Top of INPUT RECORDS

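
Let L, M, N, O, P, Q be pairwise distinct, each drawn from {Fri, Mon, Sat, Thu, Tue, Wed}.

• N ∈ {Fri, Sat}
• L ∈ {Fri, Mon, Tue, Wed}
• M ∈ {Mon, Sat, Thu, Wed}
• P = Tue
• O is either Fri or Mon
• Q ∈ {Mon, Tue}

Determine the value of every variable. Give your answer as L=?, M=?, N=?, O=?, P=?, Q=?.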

Bottom of INPUT RECORDS

TASK PROMPT
The entries above are to be output exactly as they appear.

YOUR SOLUTION
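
Let L, M, N, O, P, Q be pairwise distinct, each drawn from {Fri, Mon, Sat, Thu, Tue, Wed}.

• N ∈ {Fri, Sat}
• L ∈ {Fri, Mon, Tue, Wed}
• M ∈ {Mon, Sat, Thu, Wed}
• P = Tue
• O is either Fri or Mon
• Q ∈ {Mon, Tue}

Determine the value of every variable. Give your answer as L=?, M=?, N=?, O=?, P=?, Q=?.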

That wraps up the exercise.